■ Work to complete
In the listing below, find the line holding "- D (5 seconds) — after C, A, W" and the line holding "How many extra". Write out those two lines and all lines between, exactly, and nothing more.

■ Records
- - -
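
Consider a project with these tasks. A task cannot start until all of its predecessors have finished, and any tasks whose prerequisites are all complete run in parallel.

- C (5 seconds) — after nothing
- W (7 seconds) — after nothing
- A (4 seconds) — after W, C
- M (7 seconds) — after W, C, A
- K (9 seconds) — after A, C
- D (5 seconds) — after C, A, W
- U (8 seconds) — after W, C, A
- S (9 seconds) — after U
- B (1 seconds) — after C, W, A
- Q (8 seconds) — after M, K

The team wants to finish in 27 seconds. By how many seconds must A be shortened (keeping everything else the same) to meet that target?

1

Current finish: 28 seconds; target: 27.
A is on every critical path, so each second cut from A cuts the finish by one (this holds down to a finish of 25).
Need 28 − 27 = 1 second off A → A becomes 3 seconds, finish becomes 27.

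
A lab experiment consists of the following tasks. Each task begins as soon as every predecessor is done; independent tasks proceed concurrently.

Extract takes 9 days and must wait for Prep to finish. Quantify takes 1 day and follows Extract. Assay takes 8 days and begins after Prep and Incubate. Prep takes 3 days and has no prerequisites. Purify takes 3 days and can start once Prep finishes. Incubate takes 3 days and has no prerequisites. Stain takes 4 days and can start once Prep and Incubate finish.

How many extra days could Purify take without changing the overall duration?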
- - -
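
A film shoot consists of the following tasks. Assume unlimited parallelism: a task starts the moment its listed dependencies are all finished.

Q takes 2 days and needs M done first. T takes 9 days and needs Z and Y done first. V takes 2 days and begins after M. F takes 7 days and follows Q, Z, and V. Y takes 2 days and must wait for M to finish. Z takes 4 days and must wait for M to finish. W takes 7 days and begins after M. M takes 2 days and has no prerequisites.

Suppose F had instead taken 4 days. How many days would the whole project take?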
- - -
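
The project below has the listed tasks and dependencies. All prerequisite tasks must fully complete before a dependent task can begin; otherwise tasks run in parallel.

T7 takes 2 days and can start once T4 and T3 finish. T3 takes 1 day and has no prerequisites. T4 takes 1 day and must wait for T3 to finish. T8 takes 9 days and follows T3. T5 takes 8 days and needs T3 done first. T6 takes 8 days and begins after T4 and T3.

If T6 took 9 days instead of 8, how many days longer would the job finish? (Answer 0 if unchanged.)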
- - -
■ Final answer
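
- D (5 seconds) — after C, A, W
- U (8 seconds) — after W, C, A
- S (9 seconds) — after U
- B (1 seconds) — after C, W, A
- Q (8 seconds) — after M, K

The team wants to finish in 27 seconds. By how many seconds must A be shortened (keeping everything else the same) to meet that target?

1

Current finish: 28 seconds; target: 27.
A is on every critical path, so each second cut from A cuts the finish by one (this holds down to a finish of 25).
Need 28 − 27 = 1 second off A → A becomes 3 seconds, finish becomes 27.

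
A lab experiment consists of the following tasks. Each task begins as soon as every predecessor is done; independent tasks proceed concurrently.

Extract takes 9 days and must wait for Prep to finish. Quantify takes 1 day and follows Extract. Assay takes 8 days and begins after Prep and Incubate. Prep takes 3 days and has no prerequisites. Purify takes 3 days and can start once Prep finishes. Incubate takes 3 days and has no prerequisites. Stain takes 4 days and can start once Prep and Incubate finish.

How many extra days could Purify take without changing the overall duration?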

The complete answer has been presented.